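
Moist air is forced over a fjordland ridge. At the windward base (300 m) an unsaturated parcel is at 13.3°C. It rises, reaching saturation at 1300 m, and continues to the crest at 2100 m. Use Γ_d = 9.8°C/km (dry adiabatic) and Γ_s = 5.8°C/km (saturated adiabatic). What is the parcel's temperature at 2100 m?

300 → 1300 m (dry, 9.8°C/km): ΔT = -9.8 × 1 = -9.8°C → T = 3.5°C
1300 → 2100 m (saturated, 5.8°C/km): ΔT = -5.8 × 0.8 = -4.64°C → T = -1.14°C

-1.14°C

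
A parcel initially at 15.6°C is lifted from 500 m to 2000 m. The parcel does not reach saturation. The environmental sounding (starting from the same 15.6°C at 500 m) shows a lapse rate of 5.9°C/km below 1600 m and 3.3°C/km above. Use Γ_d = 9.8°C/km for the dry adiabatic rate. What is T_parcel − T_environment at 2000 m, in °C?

Parcel:
  Dry to 2000 m: -9.8 × 1.5 km = -14.7°C, so T = 0.9°C.
Environment:
  Environment, lower layer to 1600 m: -5.9 × 1.1 km = -6.49°C, so T = 9.11°C.
  Environment, upper layer to 2000 m: -3.3 × 0.4 km = -1.32°C, so T = 7.79°C.
T_parcel − T_env = 0.9 − 7.79 = -6.89°C

-6.89°C (parcel cooler than environment)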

++++

[Problem statement] Transcribe every record verbatim.

[Answer to the exercise]
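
Moist air is forced over a fjordland ridge. At the windward base (300 m) an unsaturated parcel is at 13.3°C. It rises, reaching saturation at 1300 m, and continues to the crest at 2100 m. Use Γ_d = 9.8°C/km (dry adiabatic) and Γ_s = 5.8°C/km (saturated adiabatic). What is the parcel's temperature at 2100 m?

300 → 1300 m (dry, 9.8°C/km): ΔT = -9.8 × 1 = -9.8°C → T = 3.5°C
1300 → 2100 m (saturated, 5.8°C/km): ΔT = -5.8 × 0.8 = -4.64°C → T = -1.14°C

-1.14°C

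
A parcel initially at 15.6°C is lifted from 500 m to 2000 m. The parcel does not reach saturation. The environmental sounding (starting from the same 15.6°C at 500 m) shows a lapse rate of 5.9°C/km below 1600 m and 3.3°C/km above. Use Γ_d = 9.8°C/km for the dry adiabatic rate. What is T_parcel − T_environment at 2000 m, in °C?

Parcel:
  Dry to 2000 m: -9.8 × 1.5 km = -14.7°C, so T = 0.9°C.
Environment:
  Environment, lower layer to 1600 m: -5.9 × 1.1 km = -6.49°C, so T = 9.11°C.
  Environment, upper layer to 2000 m: -3.3 × 0.4 km = -1.32°C, so T = 7.79°C.
T_parcel − T_env = 0.9 − 7.79 = -6.89°C

-6.89°C (parcel cooler than environment)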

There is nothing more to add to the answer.